Task to complete:
I need the lines below from the one with "- reporter type given enhancement" down to the one with "- 97 of the" reproduced exactly, both ends included, and nothing else.

============================================================

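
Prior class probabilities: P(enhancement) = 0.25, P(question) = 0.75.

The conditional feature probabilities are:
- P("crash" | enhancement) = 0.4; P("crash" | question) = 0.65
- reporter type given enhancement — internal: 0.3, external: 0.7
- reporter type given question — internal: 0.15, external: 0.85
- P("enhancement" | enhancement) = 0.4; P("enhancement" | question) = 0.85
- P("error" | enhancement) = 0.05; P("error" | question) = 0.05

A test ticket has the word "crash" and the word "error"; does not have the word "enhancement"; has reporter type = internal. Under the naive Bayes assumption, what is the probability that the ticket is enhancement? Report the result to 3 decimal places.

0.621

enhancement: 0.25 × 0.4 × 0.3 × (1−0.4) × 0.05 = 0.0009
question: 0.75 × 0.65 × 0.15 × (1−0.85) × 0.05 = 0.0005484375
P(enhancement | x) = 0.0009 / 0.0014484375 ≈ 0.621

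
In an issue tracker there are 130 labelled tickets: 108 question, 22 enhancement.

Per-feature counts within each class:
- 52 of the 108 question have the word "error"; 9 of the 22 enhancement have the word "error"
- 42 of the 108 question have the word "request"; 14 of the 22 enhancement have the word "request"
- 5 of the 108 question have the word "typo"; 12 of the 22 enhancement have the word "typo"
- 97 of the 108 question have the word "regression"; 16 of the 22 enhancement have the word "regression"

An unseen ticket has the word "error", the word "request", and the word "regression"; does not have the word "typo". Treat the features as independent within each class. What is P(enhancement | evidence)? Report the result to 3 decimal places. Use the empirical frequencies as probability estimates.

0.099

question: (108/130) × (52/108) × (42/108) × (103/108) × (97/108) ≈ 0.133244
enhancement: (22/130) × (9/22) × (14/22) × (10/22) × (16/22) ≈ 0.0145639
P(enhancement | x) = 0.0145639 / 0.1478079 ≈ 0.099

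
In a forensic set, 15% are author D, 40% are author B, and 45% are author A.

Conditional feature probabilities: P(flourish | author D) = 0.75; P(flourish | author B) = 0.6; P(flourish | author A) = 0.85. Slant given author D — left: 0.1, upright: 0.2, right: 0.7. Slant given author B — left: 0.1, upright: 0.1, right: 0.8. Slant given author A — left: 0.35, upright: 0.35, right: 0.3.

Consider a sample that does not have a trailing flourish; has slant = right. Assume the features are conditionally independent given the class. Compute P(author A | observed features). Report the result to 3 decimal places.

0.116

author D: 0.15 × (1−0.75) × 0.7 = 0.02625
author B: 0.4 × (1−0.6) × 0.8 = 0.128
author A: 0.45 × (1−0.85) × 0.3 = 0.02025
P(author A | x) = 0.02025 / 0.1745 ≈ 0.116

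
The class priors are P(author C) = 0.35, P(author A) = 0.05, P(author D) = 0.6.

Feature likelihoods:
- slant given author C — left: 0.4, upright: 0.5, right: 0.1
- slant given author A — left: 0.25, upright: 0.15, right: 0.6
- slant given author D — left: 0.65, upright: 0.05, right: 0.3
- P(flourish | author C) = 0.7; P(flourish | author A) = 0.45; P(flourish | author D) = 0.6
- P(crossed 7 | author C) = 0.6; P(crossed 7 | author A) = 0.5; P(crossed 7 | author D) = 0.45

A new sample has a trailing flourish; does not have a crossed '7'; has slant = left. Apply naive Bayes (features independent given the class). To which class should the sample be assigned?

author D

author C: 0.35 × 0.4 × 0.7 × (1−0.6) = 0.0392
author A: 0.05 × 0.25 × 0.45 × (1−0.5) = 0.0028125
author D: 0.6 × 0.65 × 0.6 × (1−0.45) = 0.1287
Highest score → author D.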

============================================================

Task solution:
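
- reporter type given enhancement — internal: 0.3, external: 0.7
- reporter type given question — internal: 0.15, external: 0.85
- P("enhancement" | enhancement) = 0.4; P("enhancement" | question) = 0.85
- P("error" | enhancement) = 0.05; P("error" | question) = 0.05

A test ticket has the word "crash" and the word "error"; does not have the word "enhancement"; has reporter type = internal. Under the naive Bayes assumption, what is the probability that the ticket is enhancement? Report the result to 3 decimal places.

0.621

enhancement: 0.25 × 0.4 × 0.3 × (1−0.4) × 0.05 = 0.0009
question: 0.75 × 0.65 × 0.15 × (1−0.85) × 0.05 = 0.0005484375
P(enhancement | x) = 0.0009 / 0.0014484375 ≈ 0.621

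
In an issue tracker there are 130 labelled tickets: 108 question, 22 enhancement.

Per-feature counts within each class:
- 52 of the 108 question have the word "error"; 9 of the 22 enhancement have the word "error"
- 42 of the 108 question have the word "request"; 14 of the 22 enhancement have the word "request"
- 5 of the 108 question have the word "typo"; 12 of the 22 enhancement have the word "typo"
- 97 of the 108 question have the word "regression"; 16 of the 22 enhancement have the word "regression"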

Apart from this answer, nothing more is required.